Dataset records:
****

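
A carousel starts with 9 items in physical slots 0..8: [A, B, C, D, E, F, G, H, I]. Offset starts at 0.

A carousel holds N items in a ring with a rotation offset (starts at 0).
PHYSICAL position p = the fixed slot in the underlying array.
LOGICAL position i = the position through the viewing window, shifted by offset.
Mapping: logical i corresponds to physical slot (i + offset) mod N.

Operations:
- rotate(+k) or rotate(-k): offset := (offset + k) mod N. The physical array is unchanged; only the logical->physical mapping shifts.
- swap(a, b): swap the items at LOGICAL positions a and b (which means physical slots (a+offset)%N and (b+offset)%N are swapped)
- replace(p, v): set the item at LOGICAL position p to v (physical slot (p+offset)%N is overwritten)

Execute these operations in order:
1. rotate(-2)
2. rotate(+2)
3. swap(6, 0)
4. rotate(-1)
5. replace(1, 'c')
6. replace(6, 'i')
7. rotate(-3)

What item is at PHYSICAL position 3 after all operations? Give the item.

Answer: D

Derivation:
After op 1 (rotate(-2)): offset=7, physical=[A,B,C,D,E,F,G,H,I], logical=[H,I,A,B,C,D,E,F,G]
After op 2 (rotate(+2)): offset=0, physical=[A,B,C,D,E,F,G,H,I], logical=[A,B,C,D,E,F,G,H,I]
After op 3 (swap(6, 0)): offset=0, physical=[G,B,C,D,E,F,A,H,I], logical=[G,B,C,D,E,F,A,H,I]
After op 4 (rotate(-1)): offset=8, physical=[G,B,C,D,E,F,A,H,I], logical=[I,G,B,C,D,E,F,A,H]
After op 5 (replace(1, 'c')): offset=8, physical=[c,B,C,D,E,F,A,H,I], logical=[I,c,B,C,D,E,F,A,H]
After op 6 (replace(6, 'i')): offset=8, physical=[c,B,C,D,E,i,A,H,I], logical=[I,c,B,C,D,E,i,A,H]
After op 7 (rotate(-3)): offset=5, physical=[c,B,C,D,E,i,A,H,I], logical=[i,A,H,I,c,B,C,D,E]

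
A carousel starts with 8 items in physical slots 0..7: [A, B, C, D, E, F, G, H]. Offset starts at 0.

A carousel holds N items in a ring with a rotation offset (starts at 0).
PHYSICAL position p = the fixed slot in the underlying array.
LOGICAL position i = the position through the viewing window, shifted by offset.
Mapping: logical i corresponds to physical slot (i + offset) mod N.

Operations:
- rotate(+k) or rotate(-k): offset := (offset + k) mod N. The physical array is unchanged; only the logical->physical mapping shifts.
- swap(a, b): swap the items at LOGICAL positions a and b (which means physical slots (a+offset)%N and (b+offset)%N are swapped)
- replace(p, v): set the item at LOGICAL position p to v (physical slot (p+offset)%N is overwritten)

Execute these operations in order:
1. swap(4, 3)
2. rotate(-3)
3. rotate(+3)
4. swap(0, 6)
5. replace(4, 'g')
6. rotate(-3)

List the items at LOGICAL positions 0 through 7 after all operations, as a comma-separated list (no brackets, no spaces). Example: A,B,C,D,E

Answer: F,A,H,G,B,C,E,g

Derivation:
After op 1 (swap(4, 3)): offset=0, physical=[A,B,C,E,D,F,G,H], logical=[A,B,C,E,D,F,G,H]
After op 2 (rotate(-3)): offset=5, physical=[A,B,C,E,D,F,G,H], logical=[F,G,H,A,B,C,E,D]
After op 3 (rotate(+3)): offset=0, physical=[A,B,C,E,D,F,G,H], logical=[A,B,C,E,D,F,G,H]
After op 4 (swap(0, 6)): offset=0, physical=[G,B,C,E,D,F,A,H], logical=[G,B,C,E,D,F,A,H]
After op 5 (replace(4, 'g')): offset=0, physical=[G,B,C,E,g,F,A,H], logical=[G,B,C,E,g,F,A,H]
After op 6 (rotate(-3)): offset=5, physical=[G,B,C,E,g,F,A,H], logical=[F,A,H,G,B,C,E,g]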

****

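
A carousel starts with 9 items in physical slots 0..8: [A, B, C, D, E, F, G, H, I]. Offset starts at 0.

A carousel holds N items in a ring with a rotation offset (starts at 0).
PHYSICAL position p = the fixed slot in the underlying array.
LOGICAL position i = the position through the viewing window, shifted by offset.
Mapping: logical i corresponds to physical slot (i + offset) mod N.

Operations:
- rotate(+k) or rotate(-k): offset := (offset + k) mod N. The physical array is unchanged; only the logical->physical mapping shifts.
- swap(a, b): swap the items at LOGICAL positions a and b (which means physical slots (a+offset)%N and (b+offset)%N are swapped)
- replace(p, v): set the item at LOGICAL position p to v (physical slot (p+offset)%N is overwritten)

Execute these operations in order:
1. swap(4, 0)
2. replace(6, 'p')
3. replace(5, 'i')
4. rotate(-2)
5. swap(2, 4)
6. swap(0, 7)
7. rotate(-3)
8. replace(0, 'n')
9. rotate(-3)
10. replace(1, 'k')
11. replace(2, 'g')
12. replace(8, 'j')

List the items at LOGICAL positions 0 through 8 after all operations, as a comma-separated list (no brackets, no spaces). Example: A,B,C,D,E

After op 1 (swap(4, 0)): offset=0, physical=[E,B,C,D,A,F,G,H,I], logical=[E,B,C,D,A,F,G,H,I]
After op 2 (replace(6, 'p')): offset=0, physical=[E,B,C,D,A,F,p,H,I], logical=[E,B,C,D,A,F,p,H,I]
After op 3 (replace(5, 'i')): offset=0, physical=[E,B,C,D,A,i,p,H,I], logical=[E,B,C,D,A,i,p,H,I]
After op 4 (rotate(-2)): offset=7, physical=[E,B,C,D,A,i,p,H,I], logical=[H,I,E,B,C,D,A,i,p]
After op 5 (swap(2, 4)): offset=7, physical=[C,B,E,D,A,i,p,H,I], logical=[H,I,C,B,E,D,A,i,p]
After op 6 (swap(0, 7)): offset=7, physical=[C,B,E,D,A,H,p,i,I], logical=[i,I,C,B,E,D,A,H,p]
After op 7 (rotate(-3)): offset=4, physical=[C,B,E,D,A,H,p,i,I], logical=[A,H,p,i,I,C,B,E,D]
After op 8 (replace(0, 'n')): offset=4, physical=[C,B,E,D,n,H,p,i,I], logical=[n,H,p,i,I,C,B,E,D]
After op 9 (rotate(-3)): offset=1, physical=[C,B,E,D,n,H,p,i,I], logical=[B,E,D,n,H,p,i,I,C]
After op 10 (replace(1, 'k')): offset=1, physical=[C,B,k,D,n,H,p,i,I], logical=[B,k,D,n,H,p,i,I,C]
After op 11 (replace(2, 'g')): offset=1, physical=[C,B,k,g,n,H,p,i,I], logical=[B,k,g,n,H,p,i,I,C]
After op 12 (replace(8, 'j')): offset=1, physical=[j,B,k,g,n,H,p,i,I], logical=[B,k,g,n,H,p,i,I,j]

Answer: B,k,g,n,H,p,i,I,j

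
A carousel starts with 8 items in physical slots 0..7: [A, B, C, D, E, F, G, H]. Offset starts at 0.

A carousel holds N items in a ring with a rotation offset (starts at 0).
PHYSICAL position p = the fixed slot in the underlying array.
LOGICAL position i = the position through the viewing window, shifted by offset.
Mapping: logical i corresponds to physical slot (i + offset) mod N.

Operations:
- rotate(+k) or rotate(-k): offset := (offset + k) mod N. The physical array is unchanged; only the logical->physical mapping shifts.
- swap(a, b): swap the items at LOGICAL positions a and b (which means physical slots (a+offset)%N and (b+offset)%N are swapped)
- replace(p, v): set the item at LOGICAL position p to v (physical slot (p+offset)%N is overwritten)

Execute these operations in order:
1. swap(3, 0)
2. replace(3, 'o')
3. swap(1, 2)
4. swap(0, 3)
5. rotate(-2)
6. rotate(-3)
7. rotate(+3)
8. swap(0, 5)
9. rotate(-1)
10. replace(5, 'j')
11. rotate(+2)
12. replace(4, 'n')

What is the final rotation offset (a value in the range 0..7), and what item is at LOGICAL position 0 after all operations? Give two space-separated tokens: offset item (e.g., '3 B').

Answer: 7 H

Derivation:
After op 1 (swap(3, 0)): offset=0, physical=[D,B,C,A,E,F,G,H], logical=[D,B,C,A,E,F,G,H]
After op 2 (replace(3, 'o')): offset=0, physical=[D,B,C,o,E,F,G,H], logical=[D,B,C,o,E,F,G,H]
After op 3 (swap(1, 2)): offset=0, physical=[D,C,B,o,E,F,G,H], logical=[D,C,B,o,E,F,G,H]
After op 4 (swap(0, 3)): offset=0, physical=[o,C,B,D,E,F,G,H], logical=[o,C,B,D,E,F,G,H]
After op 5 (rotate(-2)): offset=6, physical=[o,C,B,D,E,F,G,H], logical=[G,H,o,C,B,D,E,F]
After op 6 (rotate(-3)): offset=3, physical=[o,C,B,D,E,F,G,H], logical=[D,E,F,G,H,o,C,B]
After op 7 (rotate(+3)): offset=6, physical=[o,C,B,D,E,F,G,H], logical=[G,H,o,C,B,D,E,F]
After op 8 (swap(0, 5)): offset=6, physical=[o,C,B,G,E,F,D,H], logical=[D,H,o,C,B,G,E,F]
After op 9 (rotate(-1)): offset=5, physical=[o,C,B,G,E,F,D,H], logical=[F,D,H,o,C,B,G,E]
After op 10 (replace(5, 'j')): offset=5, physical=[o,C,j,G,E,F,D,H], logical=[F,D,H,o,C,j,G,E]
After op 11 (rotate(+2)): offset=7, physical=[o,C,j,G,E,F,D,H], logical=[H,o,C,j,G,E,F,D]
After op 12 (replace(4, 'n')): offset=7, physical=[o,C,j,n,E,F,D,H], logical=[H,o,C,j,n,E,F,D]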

****

▶ _What needs to be done_:
Of the entries above, repeat exactly the lines from the line with "7. rotate(+3)" through the line with "12. replace(4, 'n')", both of them included.

▶ _Answer section_:
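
7. rotate(+3)
8. swap(0, 5)
9. rotate(-1)
10. replace(5, 'j')
11. rotate(+2)
12. replace(4, 'n')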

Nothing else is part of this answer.